**Data supplied**.

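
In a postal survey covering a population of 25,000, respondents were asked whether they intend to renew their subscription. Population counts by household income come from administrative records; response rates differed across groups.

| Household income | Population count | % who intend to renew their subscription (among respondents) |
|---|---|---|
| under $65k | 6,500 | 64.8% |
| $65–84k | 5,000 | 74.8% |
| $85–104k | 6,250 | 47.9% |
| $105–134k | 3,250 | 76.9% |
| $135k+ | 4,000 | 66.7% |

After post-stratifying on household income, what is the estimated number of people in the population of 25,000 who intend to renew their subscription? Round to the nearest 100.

16,100

Estimated count per cell = population count × respondent percentage:
  under $65k: 6,500 × 64.8% = 4212
  $65–84k: 5,000 × 74.8% = 3740
  $85–104k: 6,250 × 47.9% = 2993.75
  $105–134k: 3,250 × 76.9% = 2499.25
  $135k+: 4,000 × 66.7% = 2668
Estimated total = 16,113 → 16,100.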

**Work to complete**. The expected output is a verbatim retyping of each line from the one with "6,500 | 64.8% |" to the end of the listing above, with both end lines kept and nothing added.

**Exercise result**.
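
| under $65k | 6,500 | 64.8% |
| $65–84k | 5,000 | 74.8% |
| $85–104k | 6,250 | 47.9% |
| $105–134k | 3,250 | 76.9% |
| $135k+ | 4,000 | 66.7% |

After post-stratifying on household income, what is the estimated number of people in the population of 25,000 who intend to renew their subscription? Round to the nearest 100.

16,100

Estimated count per cell = population count × respondent percentage:
  under $65k: 6,500 × 64.8% = 4212
  $65–84k: 5,000 × 74.8% = 3740
  $85–104k: 6,250 × 47.9% = 2993.75
  $105–134k: 3,250 × 76.9% = 2499.25
  $135k+: 4,000 × 66.7% = 2668
Estimated total = 16,113 → 16,100.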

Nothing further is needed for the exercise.